Those lines of the records that contain "simple" are to be located and copied.
┌─ Records shown
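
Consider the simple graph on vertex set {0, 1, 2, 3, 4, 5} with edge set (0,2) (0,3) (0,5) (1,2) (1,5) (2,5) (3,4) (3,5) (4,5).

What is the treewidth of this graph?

2

A width-2 tree decomposition is:
Bags: B1 = {0, 3, 5}  B2 = {0, 2, 5}  B3 = {3, 4, 5}  B4 = {1, 2, 5}
Tree: B1–B2, B1–B3, B2–B4
Each bag holds 3 vertices, so the decomposition has width 2, which upper-bounds the treewidth. For the lower bound, the 3 vertices {0, 2, 5} are pairwise adjacent, and any tree decomposition puts a clique entirely inside one bag — forcing width ≥ 2. Hence tw(G) = 2 exactly.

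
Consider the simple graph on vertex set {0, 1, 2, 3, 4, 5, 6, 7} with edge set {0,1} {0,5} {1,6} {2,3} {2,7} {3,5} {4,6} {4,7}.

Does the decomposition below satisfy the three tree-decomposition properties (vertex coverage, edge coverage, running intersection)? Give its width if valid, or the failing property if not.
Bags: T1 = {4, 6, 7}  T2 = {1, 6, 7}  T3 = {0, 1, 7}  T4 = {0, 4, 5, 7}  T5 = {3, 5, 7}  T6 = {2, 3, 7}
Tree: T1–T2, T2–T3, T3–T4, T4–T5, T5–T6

A tree decomposition must satisfy three properties: every vertex lies in some bag; for every edge, both endpoints lie together in some bag; and for every vertex, the bags containing it form a connected subtree. Here bags containing vertex 4 are not connected in the tree, so the decomposition is invalid.

No — bags containing vertex 4 are not connected in the tree.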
└─
== Answer to this problem ==
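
Consider the simple graph on vertex set {0, 1, 2, 3, 4, 5} with edge set (0,2) (0,3) (0,5) (1,2) (1,5) (2,5) (3,4) (3,5) (4,5).
Consider the simple graph on vertex set {0, 1, 2, 3, 4, 5, 6, 7} with edge set {0,1} {0,5} {1,6} {2,3} {2,7} {3,5} {4,6} {4,7}.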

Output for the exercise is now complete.